Exercise goal: Produce again, without any change, the lines running from the one with "Orbis Maritime owed" through the final line of the data below, and only those.

Collected data entries:
Segment Open

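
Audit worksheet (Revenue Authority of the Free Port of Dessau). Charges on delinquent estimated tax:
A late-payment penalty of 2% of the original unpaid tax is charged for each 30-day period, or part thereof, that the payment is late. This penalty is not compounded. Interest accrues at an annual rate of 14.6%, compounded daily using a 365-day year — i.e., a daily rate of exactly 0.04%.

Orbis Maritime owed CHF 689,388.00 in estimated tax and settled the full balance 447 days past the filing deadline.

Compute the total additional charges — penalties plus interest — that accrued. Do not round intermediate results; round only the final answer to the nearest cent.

CHF 341,756.39

Penalty periods: ⌈447/30⌉ = 15; penalty = 15 × 2% × CHF 689,388.00 = CHF 206,816.40
Interest: CHF 689,388.00 × ((1 + 0.0004)^447 − 1) = CHF 689,388.00 × 0.19573881… = CHF 134,939.9902…
Penalties + interest = CHF 206,816.4000 + CHF 134,939.9902… = CHF 341,756.39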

Segment Closed

Result below:
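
Orbis Maritime owed CHF 689,388.00 in estimated tax and settled the full balance 447 days past the filing deadline.

Compute the total additional charges — penalties plus interest — that accrued. Do not round intermediate results; round only the final answer to the nearest cent.

CHF 341,756.39

Penalty periods: ⌈447/30⌉ = 15; penalty = 15 × 2% × CHF 689,388.00 = CHF 206,816.40
Interest: CHF 689,388.00 × ((1 + 0.0004)^447 − 1) = CHF 689,388.00 × 0.19573881… = CHF 134,939.9902…
Penalties + interest = CHF 206,816.4000 + CHF 134,939.9902… = CHF 341,756.39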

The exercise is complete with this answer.